TASK: Return only the number of lines in the records below where the string "matrix" shows up.

Stored items:
+ + + + +
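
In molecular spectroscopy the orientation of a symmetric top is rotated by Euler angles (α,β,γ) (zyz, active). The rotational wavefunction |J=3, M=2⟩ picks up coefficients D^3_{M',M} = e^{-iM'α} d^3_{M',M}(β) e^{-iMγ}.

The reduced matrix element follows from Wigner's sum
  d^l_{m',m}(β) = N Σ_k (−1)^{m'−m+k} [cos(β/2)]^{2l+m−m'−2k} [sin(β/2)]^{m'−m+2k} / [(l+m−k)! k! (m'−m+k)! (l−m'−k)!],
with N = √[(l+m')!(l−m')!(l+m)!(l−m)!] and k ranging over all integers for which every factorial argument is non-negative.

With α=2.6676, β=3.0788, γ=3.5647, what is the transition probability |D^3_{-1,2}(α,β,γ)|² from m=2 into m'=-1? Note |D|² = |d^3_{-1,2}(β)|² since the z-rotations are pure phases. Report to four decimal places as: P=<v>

P=0.0098

D^3_{-1,2}(2.6676,3.0788,3.5647) = e^{-i·-1·2.6676}·d^3_{-1,2}(3.0788)·e^{-i·2·3.5647}. Compute d first:
c=cos(3.0788/2)=0.031391, s=sin(3.0788/2)=0.999507; N=√[2·24·120·1]=75.894664
Admissible k: 3..4 (factorial args all ≥0)
  k=3: (−1)^0·75.8947/(12)·0.0314^3·0.9995^3 = +0.000195
  k=4: (−1)^1·75.8947/(24)·0.0314^1·0.9995^5 = -0.099023
d^3_{-1,2}(3.0788) = +0.000195 -0.099023 = -0.098828
|D^3_{-1,2}|² = |d^3_{-1,2}(β)|² = (-0.098828)² = 0.009767 (the z-rotation phases have unit modulus)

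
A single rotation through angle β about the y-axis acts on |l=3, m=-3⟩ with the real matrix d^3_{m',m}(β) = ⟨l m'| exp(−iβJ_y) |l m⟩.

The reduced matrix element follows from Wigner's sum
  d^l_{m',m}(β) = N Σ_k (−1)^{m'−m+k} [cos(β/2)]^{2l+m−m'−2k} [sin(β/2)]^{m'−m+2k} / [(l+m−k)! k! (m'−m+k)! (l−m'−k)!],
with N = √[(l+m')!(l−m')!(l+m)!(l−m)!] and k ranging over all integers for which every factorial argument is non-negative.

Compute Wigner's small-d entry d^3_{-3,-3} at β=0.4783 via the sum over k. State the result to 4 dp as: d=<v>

d=0.8409

d^3_{-3,-3}(β=0.4783) via Wigner's sum:
Half-angle: c=0.971540, s=0.236877. N=√(1·720·1·720)=720.000000
The bounds max(0,m−m')=0 and min(l+m,l−m')=0 give 1 term
  k=0: (−1)^0·720.0000/(720)·0.9715^6·0.2369^0 = +0.840937
d^3_{-3,-3}(0.4783) = +0.840937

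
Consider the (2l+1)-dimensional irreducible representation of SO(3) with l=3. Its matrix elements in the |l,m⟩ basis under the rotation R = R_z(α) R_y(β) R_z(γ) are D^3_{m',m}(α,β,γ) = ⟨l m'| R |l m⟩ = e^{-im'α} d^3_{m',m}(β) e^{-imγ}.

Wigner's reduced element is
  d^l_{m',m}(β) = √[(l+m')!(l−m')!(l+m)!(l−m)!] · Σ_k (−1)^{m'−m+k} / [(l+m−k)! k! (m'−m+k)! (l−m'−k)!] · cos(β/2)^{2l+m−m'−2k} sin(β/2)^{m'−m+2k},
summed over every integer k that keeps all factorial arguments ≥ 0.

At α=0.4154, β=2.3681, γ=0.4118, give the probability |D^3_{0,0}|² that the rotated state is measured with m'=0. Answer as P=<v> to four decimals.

Split into d^3_{0,0}(β=2.3681) × two z-phases.
With c≡cos(β/2)=0.377177 and s≡sin(β/2)=0.926141, N=[6·6·6·6]^{1/2}=36.000000
k: max(0,(0)−(0))=0 … min(3+(0),3−(0))=3
  k=0: (−1)^0·36.0000/(36)·0.3772^6·0.9261^0 = +0.002879
  k=1: (−1)^1·36.0000/(4)·0.3772^4·0.9261^2 = -0.156235
  k=2: (−1)^2·36.0000/(4)·0.3772^2·0.9261^4 = +0.941980
  k=3: (−1)^3·36.0000/(36)·0.3772^0·0.9261^6 = -0.631049
d^3_{0,0}(2.3681) = +0.002879 -0.156235 +0.941980 -0.631049 = +0.157576
|D^3_{0,0}|² = |d^3_{0,0}(β)|² = (+0.157576)² = 0.024830 (the z-rotation phases have unit modulus)

P=0.0248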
+ + + + +
FINISHED TASK: 4